**EXERCISE PROMPT:**
Set down exactly the lines below, starting at the one that contains "Let H = 2*(-1*2)." and ending at the one that contains "Answer: $-588 - 1536", with both of those lines included and nothing else.

(Entries taken from a collection)
....

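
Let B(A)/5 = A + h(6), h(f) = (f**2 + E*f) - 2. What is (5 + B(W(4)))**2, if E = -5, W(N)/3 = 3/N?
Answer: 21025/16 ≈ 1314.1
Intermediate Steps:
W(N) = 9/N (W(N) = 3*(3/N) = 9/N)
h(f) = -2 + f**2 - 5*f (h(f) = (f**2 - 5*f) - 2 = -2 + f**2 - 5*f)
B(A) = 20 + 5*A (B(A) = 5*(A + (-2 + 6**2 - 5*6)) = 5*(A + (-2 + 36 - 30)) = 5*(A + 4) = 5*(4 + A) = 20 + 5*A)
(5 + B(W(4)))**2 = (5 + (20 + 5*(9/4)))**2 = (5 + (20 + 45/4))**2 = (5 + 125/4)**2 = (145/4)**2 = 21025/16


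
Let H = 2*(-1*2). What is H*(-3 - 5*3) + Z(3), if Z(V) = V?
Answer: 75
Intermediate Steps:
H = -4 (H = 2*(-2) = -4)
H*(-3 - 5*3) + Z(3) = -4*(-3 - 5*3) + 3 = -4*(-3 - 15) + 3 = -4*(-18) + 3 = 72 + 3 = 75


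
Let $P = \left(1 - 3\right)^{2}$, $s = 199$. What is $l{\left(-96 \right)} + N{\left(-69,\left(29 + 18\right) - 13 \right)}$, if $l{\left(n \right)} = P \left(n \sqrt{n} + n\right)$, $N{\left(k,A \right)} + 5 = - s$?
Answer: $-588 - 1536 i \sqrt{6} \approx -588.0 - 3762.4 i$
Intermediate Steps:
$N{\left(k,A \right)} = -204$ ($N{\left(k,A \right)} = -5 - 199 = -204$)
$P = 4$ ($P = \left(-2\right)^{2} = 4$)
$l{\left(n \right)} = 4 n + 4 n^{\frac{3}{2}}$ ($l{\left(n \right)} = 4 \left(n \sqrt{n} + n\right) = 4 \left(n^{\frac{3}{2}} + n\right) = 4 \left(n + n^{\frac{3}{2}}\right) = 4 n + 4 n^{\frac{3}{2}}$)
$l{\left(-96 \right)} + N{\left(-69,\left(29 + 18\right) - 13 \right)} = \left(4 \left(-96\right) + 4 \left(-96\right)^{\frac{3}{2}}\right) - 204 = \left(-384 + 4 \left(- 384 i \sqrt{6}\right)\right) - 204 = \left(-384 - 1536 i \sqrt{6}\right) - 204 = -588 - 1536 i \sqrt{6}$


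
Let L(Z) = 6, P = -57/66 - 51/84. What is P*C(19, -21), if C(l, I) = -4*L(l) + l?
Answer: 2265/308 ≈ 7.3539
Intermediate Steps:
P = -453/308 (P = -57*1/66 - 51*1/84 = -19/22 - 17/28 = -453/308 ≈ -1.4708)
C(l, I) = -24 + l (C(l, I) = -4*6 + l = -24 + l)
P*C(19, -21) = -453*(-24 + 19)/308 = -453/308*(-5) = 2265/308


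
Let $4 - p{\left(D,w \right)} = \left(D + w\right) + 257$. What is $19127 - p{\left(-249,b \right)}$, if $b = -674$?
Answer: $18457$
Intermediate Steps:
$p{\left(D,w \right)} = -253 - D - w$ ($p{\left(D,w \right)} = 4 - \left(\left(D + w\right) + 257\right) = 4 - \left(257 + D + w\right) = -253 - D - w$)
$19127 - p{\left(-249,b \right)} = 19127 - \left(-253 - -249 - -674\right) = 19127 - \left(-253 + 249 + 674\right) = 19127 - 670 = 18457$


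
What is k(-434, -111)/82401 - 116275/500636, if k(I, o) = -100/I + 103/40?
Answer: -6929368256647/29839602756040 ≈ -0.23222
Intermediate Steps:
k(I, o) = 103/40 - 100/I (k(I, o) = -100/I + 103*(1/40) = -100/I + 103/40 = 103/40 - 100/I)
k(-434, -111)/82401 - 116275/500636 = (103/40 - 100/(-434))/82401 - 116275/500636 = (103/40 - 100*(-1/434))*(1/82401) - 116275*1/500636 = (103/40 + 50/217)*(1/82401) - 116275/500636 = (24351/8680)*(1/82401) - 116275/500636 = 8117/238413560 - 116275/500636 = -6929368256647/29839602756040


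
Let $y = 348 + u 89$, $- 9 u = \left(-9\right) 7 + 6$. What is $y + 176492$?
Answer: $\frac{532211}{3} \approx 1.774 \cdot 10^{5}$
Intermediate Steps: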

....

**ANSWER TO THIS EXERCISE:**
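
Let H = 2*(-1*2). What is H*(-3 - 5*3) + Z(3), if Z(V) = V?
Answer: 75
Intermediate Steps:
H = -4 (H = 2*(-2) = -4)
H*(-3 - 5*3) + Z(3) = -4*(-3 - 5*3) + 3 = -4*(-3 - 15) + 3 = -4*(-18) + 3 = 72 + 3 = 75


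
Let $P = \left(1 - 3\right)^{2}$, $s = 199$. What is $l{\left(-96 \right)} + N{\left(-69,\left(29 + 18\right) - 13 \right)}$, if $l{\left(n \right)} = P \left(n \sqrt{n} + n\right)$, $N{\left(k,A \right)} + 5 = - s$?
Answer: $-588 - 1536 i \sqrt{6} \approx -588.0 - 3762.4 i$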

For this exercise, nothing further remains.